## Task prompt:
Within the material below, find each line bearing the word "those" and present it.

## Stored data:
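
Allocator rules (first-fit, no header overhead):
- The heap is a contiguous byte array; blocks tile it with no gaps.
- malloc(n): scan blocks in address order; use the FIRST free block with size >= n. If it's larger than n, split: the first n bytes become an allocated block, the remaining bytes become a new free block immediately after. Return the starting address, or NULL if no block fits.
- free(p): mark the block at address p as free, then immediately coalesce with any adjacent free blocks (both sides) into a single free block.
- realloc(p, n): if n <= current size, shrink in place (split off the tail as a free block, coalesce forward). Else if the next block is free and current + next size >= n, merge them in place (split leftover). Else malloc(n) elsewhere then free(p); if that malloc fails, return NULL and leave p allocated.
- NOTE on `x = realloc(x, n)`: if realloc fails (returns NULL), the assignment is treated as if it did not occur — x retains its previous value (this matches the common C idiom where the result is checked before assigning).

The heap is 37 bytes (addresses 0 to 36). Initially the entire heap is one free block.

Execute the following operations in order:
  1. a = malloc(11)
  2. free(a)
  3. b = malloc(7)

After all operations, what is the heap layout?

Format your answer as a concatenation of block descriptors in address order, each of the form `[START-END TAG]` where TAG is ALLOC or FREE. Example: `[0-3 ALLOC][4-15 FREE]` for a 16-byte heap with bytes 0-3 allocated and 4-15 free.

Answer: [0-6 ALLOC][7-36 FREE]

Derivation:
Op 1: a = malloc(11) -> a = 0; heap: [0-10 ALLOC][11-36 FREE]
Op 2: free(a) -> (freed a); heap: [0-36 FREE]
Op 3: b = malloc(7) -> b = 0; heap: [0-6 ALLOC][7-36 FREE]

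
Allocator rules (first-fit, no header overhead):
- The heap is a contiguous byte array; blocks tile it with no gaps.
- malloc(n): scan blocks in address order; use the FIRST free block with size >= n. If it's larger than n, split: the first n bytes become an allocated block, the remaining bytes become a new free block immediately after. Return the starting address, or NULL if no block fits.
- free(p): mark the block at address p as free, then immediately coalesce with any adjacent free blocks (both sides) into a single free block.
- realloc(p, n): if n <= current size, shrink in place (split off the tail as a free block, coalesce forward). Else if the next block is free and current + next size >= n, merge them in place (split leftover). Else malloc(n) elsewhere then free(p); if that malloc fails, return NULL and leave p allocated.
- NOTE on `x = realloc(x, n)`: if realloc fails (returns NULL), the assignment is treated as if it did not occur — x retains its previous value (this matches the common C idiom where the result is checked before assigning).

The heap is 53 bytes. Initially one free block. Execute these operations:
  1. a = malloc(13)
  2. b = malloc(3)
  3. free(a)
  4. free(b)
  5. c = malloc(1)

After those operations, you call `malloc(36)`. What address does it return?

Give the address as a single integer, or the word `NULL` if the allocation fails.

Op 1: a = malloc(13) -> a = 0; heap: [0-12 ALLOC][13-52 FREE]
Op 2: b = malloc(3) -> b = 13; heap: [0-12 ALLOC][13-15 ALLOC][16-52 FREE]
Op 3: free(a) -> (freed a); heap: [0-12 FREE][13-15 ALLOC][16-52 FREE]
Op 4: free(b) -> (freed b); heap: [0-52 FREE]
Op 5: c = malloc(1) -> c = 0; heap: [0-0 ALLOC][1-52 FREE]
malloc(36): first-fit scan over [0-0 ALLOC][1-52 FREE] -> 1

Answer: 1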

...

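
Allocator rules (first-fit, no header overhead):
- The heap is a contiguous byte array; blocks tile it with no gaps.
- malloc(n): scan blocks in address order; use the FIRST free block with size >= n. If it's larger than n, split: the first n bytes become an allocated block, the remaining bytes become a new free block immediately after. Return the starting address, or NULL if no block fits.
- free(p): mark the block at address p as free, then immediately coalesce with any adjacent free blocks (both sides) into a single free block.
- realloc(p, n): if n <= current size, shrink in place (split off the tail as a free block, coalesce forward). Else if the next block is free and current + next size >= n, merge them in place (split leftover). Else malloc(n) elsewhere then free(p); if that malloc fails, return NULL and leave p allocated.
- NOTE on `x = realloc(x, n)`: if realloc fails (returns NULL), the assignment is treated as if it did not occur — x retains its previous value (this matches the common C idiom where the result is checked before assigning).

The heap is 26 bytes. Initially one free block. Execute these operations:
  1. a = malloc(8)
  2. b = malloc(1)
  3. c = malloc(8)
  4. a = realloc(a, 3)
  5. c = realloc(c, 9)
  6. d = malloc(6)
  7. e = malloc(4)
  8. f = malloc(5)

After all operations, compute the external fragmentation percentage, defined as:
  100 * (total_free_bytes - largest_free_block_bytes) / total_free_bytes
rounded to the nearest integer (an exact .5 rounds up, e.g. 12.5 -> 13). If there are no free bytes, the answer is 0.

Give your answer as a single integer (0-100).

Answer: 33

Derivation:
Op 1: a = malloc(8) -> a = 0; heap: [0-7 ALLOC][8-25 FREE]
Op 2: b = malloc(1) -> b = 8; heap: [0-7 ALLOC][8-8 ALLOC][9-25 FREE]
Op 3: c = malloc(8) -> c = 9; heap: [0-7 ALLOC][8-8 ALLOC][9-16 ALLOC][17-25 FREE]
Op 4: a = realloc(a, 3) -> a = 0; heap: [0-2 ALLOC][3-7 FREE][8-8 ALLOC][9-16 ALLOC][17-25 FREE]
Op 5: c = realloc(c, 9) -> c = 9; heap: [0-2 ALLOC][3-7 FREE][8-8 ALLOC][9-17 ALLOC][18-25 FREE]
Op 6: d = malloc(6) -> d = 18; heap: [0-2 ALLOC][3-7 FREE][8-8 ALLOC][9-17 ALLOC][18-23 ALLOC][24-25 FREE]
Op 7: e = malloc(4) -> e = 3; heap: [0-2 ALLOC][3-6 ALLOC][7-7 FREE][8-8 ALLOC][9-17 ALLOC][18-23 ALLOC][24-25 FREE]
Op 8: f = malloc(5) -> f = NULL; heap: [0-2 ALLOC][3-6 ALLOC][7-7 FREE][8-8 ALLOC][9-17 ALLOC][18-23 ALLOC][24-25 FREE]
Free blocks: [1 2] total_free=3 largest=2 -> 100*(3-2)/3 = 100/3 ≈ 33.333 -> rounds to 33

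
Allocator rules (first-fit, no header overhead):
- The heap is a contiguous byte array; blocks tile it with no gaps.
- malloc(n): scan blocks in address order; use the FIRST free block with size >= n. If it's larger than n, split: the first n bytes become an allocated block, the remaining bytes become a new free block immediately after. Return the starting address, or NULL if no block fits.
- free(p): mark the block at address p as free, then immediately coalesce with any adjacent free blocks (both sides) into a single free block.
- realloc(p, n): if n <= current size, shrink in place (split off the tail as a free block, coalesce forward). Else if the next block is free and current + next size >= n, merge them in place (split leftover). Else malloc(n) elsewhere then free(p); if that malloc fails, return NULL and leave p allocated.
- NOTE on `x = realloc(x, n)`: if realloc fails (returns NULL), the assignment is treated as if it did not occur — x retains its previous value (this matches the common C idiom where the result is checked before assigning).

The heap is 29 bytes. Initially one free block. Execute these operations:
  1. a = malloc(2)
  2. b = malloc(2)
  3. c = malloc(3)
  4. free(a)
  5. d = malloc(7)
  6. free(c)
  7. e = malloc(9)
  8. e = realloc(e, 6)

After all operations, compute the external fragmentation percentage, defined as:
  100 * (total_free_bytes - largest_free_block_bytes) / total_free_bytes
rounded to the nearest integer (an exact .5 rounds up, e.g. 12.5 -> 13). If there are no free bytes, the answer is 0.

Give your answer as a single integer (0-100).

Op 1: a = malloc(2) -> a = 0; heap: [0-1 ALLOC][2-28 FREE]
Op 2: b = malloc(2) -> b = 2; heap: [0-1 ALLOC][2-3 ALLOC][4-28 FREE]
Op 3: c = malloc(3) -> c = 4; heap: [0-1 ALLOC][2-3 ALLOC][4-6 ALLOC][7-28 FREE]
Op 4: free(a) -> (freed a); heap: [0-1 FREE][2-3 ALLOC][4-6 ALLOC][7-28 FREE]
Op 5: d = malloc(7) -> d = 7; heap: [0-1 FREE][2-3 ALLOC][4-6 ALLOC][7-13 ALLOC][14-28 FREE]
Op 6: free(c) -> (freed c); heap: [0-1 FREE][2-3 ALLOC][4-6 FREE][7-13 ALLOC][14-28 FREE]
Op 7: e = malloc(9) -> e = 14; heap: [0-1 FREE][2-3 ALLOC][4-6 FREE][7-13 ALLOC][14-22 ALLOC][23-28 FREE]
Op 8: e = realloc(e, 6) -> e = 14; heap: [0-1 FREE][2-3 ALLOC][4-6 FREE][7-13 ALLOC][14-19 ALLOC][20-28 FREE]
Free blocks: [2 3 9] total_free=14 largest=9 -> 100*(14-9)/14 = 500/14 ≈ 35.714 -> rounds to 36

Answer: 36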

==

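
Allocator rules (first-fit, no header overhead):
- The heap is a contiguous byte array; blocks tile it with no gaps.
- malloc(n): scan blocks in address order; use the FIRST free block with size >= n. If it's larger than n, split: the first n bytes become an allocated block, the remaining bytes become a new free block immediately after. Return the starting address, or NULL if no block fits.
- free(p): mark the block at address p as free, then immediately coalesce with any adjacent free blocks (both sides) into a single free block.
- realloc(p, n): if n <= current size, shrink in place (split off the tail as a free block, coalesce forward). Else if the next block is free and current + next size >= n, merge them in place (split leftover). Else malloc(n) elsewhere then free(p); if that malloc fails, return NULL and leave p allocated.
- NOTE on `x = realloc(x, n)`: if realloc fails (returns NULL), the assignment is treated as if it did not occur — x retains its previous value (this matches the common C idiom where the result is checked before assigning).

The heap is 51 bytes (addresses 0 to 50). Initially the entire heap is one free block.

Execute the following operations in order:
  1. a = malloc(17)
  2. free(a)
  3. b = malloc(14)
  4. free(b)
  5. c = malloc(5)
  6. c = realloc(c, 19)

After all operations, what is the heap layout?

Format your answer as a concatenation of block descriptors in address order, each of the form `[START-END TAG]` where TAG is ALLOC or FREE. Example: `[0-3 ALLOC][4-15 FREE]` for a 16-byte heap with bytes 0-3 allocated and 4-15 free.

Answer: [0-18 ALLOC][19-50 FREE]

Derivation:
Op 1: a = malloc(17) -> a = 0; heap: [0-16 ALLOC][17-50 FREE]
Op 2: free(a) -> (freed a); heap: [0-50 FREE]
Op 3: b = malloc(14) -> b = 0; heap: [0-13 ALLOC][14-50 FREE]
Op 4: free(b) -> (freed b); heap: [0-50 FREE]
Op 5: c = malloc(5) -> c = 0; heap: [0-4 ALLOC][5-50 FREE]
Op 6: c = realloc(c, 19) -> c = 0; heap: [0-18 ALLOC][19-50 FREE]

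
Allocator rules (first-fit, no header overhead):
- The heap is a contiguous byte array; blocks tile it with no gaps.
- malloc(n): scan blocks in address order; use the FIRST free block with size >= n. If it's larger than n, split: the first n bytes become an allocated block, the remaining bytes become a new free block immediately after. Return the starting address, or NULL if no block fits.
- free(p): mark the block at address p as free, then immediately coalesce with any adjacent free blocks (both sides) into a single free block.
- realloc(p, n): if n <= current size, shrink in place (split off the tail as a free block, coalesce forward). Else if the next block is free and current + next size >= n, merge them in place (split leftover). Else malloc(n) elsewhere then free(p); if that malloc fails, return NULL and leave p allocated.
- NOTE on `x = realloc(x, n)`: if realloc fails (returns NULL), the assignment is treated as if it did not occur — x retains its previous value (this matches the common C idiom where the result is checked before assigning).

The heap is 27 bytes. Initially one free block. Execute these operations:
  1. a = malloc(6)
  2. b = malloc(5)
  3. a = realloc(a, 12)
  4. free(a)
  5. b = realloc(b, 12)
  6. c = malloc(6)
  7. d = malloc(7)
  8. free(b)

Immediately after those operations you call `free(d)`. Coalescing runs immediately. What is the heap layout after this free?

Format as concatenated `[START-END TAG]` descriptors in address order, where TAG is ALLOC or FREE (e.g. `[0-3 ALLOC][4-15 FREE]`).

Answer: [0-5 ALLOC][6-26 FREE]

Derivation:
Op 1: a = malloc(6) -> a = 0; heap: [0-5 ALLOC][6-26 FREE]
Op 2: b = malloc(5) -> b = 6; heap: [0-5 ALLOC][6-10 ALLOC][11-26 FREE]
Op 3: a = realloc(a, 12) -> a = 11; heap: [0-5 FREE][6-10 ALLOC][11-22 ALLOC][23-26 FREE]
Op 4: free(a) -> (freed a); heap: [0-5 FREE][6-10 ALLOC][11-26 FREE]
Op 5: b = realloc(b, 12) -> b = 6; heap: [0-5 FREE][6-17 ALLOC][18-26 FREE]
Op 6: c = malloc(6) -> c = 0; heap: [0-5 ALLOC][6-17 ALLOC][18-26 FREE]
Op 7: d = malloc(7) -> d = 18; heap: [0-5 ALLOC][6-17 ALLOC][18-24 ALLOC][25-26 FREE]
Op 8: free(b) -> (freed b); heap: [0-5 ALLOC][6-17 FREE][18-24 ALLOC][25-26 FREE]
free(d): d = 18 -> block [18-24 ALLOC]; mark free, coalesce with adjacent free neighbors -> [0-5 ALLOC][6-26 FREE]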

## Response area:
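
After those operations, you call `malloc(36)`. What address does it return?
Immediately after those operations you call `free(d)`. Coalescing runs immediately. What is the heap layout after this free?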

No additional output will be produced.